- _YOUR GOAL_: In the records below, find the line that contains "The inspector's payoff matrix" and the line that contains "1, 4], [4, 5, 8]]", then retype exactly those two lines and every line between them.

Stored data entries
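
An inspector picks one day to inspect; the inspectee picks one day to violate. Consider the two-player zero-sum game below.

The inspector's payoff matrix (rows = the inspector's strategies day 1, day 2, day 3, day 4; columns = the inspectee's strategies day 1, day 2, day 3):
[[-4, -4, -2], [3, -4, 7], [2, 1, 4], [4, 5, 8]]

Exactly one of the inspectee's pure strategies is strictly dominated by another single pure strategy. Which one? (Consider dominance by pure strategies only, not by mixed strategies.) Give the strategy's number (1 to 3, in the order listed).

The inspectee prefers columns that give the inspector less. Compare day 3 with day 1: -4 < -2, 3 < 7, 2 < 4, 4 < 8.
So day 1 strictly dominates day 3 for the inspectee; day 3 is strictly dominated.

3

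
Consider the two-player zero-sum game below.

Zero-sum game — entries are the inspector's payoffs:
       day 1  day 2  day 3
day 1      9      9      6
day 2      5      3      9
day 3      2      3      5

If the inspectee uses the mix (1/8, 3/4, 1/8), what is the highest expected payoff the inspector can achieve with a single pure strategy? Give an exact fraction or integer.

69/8

day 1: (9)·(1/8) + (9)·(3/4) + (6)·(1/8) = 69/8.
day 2: (5)·(1/8) + (3)·(3/4) + (9)·(1/8) = 4.
day 3: (2)·(1/8) + (3)·(3/4) + (5)·(1/8) = 25/8.
The best pure response is day 1 with expected payoff 69/8.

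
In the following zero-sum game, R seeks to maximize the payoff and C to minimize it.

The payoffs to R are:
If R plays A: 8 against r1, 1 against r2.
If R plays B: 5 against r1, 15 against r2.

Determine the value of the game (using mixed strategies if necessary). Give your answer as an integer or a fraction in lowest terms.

Row minima are 1 and 5, so R's maximin is 5; column maxima are 8 and 15, so C's minimax is 8. These differ, so the equilibrium is in mixed strategies.
Let R play A with probability p. C is indifferent when 8p + 5(1−p) = p + 15(1−p), giving p = 10/17.
Let C play r1 with probability q. R is indifferent when 8q + (1−q) = 5q + 15(1−q), giving q = 14/17.
The value is 8·(14/17) + (1)·(3/17) = 115/17.

115/17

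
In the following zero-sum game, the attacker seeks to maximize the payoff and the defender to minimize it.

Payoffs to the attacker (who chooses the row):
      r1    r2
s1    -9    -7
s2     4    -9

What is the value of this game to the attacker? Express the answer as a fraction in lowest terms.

-109/15

Row minima are -9 and -9, so the attacker's maximin is -9; column maxima are 4 and -7, so the defender's minimax is -7. These differ, so the equilibrium is in mixed strategies.
Let the attacker play s1 with probability p. The defender is indifferent when −9p + 4(1−p) = −7p − 9(1−p), giving p = 13/15.
Let the defender play r1 with probability q. The attacker is indifferent when −9q − 7(1−q) = 4q − 9(1−q), giving q = 2/15.
The value is -9·(2/15) + (-7)·(13/15) = -109/15.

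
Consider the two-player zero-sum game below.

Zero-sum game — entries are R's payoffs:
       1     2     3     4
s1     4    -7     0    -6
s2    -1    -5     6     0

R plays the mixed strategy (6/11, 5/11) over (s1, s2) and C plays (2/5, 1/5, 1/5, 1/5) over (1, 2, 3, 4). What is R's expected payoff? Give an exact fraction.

Against (2/5, 1/5, 1/5, 1/5), each row's expected payoff is s1: -1; s2: -1/5.
Taking the (6/11, 5/11)-weighted average: (6/11)·(-1) + (5/11)·(-1/5) = -7/11.

-7/11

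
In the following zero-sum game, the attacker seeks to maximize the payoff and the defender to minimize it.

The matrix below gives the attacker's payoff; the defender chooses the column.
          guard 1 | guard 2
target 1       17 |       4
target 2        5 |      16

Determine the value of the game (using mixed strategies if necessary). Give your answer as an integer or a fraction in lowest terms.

Row minima are 4 and 5, so the attacker's maximin is 5; column maxima are 17 and 16, so the defender's minimax is 16. These differ, so the equilibrium is in mixed strategies.
Let the attacker play target 1 with probability p. The defender is indifferent when 17p + 5(1−p) = 4p + 16(1−p), giving p = 11/24.
Let the defender play guard 1 with probability q. The attacker is indifferent when 17q + 4(1−q) = 5q + 16(1−q), giving q = 1/2.
The value is 17·(1/2) + (4)·(1/2) = 21/2.

21/2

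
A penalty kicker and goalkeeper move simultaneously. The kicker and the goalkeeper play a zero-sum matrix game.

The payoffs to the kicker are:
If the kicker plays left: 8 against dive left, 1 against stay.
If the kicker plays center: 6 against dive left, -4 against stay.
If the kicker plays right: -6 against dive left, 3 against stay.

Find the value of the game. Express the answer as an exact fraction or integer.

15/8

Row center is strictly dominated by row left, so the kicker never plays it.
The remaining 2×2 game on (left, right) × (dive left, stay) has no saddle point. Let the kicker play left with probability p; indifference gives 8p − 6(1−p) = p + 3(1−p), so p = 9/16.
Similarly the goalkeeper's optimal q on dive left is 1/8, and the value is 8·(1/8) + (1)·(7/8) = 15/8.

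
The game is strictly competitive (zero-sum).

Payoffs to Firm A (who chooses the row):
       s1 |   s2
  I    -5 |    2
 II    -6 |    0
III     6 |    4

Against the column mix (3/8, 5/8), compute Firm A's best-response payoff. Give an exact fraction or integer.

19/4

I: (-5)·(3/8) + (2)·(5/8) = -5/8.
II: (-6)·(3/8) + (0)·(5/8) = -9/4.
III: (6)·(3/8) + (4)·(5/8) = 19/4.
The best pure response is III with expected payoff 19/4.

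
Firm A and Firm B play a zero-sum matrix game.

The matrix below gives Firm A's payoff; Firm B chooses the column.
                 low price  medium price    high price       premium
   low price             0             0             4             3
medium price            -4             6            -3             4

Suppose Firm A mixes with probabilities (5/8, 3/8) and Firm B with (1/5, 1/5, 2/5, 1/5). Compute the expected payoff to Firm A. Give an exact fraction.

11/8

Against (1/5, 1/5, 2/5, 1/5), each row's expected payoff is low price: 11/5; medium price: 0.
Taking the (5/8, 3/8)-weighted average: (5/8)·(11/5) + (3/8)·(0) = 11/8.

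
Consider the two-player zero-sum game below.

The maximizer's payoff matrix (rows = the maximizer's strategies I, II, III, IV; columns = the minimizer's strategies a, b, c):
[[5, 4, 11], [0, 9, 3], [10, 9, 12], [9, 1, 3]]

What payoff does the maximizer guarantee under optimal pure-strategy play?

9

Row minima: 4, 0, 9, 1 → the maximizer's maximin is 9.
Column maxima: 10, 9, 12 → the minimizer's minimax is 9.
They coincide at (III, b), so the value is 9.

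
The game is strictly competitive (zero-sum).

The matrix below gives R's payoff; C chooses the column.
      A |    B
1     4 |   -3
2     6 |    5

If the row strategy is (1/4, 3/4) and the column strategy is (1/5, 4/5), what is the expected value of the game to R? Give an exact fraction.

7/2

Against (1/5, 4/5), each row's expected payoff is 1: -8/5; 2: 26/5.
Taking the (1/4, 3/4)-weighted average: (1/4)·(-8/5) + (3/4)·(26/5) = 7/2.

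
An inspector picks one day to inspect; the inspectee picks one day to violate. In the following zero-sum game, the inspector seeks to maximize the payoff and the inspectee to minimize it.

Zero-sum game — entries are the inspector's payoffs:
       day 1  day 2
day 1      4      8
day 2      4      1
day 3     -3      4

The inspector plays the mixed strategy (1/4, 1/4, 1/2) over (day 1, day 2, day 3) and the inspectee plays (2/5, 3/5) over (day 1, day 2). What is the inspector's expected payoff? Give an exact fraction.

Against (2/5, 3/5), each row's expected payoff is day 1: 32/5; day 2: 11/5; day 3: 6/5.
Taking the (1/4, 1/4, 1/2)-weighted average: (1/4)·(32/5) + (1/4)·(11/5) + (1/2)·(6/5) = 11/4.

11/4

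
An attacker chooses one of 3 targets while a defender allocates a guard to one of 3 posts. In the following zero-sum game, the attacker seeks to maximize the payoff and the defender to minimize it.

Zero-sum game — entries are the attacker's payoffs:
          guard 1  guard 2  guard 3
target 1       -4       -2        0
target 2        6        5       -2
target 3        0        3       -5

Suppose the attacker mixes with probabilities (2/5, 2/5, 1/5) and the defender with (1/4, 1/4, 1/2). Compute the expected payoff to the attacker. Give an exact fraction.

-1/4

Against (1/4, 1/4, 1/2), each row's expected payoff is target 1: -3/2; target 2: 7/4; target 3: -7/4.
Taking the (2/5, 2/5, 1/5)-weighted average: (2/5)·(-3/2) + (2/5)·(7/4) + (1/5)·(-7/4) = -1/4.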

- _ANSWER SPACE_:
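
The inspector's payoff matrix (rows = the inspector's strategies day 1, day 2, day 3, day 4; columns = the inspectee's strategies day 1, day 2, day 3):
[[-4, -4, -2], [3, -4, 7], [2, 1, 4], [4, 5, 8]]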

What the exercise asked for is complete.